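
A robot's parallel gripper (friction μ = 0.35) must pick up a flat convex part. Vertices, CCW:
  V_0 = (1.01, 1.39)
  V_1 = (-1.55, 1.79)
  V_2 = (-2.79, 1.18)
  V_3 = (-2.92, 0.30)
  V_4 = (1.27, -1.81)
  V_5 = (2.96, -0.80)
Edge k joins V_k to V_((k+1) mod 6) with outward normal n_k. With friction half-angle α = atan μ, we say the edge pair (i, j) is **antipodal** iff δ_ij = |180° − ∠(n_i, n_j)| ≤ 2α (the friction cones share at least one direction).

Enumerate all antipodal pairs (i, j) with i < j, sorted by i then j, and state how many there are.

count = 3; pairs: (0,3), (1,4), (3,5)

α = atan 0.35 = 19.29°;  2α = 38.58°
n_0 = (+0.1544, +0.9880)
n_1 = (-0.4414, +0.8973)
n_2 = (-0.9893, +0.1461)
n_3 = (-0.4498, -0.8931)
n_4 = (+0.5130, -0.8584)
n_5 = (+0.7468, +0.6650)
  (0,1): δ = 144.93°  ·
  (0,2): δ = 89.52°  ·
  (0,3): δ = 17.85°  ✓
  (0,4): δ = 39.74°  ·
  (0,5): δ = 140.56°  ·
  (1,2): δ = 124.60°  ·
  (1,3): δ = 52.92°  ·
  (1,4): δ = 4.67°  ✓
  (1,5): δ = 105.49°  ·
  (2,3): δ = 108.33°  ·
  (2,4): δ = 50.73°  ·
  (2,5): δ = 50.09°  ·
  (3,4): δ = 122.41°  ·
  (3,5): δ = 21.59°  ✓
  (4,5): δ = 79.18°  ·
antipodal pairs: 3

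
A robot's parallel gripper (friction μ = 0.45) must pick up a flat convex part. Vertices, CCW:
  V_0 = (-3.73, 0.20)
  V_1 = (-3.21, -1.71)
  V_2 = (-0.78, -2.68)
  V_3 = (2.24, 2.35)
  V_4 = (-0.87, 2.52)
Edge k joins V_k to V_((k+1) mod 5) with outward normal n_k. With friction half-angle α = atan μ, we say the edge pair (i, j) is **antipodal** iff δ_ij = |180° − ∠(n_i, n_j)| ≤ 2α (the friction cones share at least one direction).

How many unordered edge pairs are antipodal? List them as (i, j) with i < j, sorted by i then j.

α = atan 0.45 = 24.23°;  2α = 48.46°
n_0 = (-0.9649, -0.2627)
n_1 = (-0.3707, -0.9287)
n_2 = (+0.8573, -0.5147)
n_3 = (+0.0546, +0.9985)
n_4 = (-0.6300, +0.7766)
  (0,1): δ = 126.99°  ·
  (0,2): δ = 46.21°  ✓
  (0,3): δ = 71.64°  ·
  (0,4): δ = 113.82°  ·
  (1,2): δ = 99.22°  ·
  (1,3): δ = 18.63°  ✓
  (1,4): δ = 60.81°  ·
  (2,3): δ = 62.15°  ·
  (2,4): δ = 19.97°  ✓
  (3,4): δ = 137.82°  ·
antipodal pairs: 3

count = 3; pairs: (0,2), (1,3), (2,4)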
══════════════════════════════
Transcribe all the material, making sure each line matches the original.

Written solution:
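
A robot's parallel gripper (friction μ = 0.35) must pick up a flat convex part. Vertices, CCW:
  V_0 = (1.01, 1.39)
  V_1 = (-1.55, 1.79)
  V_2 = (-2.79, 1.18)
  V_3 = (-2.92, 0.30)
  V_4 = (1.27, -1.81)
  V_5 = (2.96, -0.80)
Edge k joins V_k to V_((k+1) mod 6) with outward normal n_k. With friction half-angle α = atan μ, we say the edge pair (i, j) is **antipodal** iff δ_ij = |180° − ∠(n_i, n_j)| ≤ 2α (the friction cones share at least one direction).

Enumerate all antipodal pairs (i, j) with i < j, sorted by i then j, and state how many there are.

count = 3; pairs: (0,3), (1,4), (3,5)

α = atan 0.35 = 19.29°;  2α = 38.58°
n_0 = (+0.1544, +0.9880)
n_1 = (-0.4414, +0.8973)
n_2 = (-0.9893, +0.1461)
n_3 = (-0.4498, -0.8931)
n_4 = (+0.5130, -0.8584)
n_5 = (+0.7468, +0.6650)
  (0,1): δ = 144.93°  ·
  (0,2): δ = 89.52°  ·
  (0,3): δ = 17.85°  ✓
  (0,4): δ = 39.74°  ·
  (0,5): δ = 140.56°  ·
  (1,2): δ = 124.60°  ·
  (1,3): δ = 52.92°  ·
  (1,4): δ = 4.67°  ✓
  (1,5): δ = 105.49°  ·
  (2,3): δ = 108.33°  ·
  (2,4): δ = 50.73°  ·
  (2,5): δ = 50.09°  ·
  (3,4): δ = 122.41°  ·
  (3,5): δ = 21.59°  ✓
  (4,5): δ = 79.18°  ·
antipodal pairs: 3

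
A robot's parallel gripper (friction μ = 0.45) must pick up a flat convex part. Vertices, CCW:
  V_0 = (-3.73, 0.20)
  V_1 = (-3.21, -1.71)
  V_2 = (-0.78, -2.68)
  V_3 = (2.24, 2.35)
  V_4 = (-0.87, 2.52)
Edge k joins V_k to V_((k+1) mod 5) with outward normal n_k. With friction half-angle α = atan μ, we say the edge pair (i, j) is **antipodal** iff δ_ij = |180° − ∠(n_i, n_j)| ≤ 2α (the friction cones share at least one direction).

How many unordered edge pairs are antipodal? List them as (i, j) with i < j, sorted by i then j.

α = atan 0.45 = 24.23°;  2α = 48.46°
n_0 = (-0.9649, -0.2627)
n_1 = (-0.3707, -0.9287)
n_2 = (+0.8573, -0.5147)
n_3 = (+0.0546, +0.9985)
n_4 = (-0.6300, +0.7766)
  (0,1): δ = 126.99°  ·
  (0,2): δ = 46.21°  ✓
  (0,3): δ = 71.64°  ·
  (0,4): δ = 113.82°  ·
  (1,2): δ = 99.22°  ·
  (1,3): δ = 18.63°  ✓
  (1,4): δ = 60.81°  ·
  (2,3): δ = 62.15°  ·
  (2,4): δ = 19.97°  ✓
  (3,4): δ = 137.82°  ·
antipodal pairs: 3

count = 3; pairs: (0,2), (1,3), (2,4)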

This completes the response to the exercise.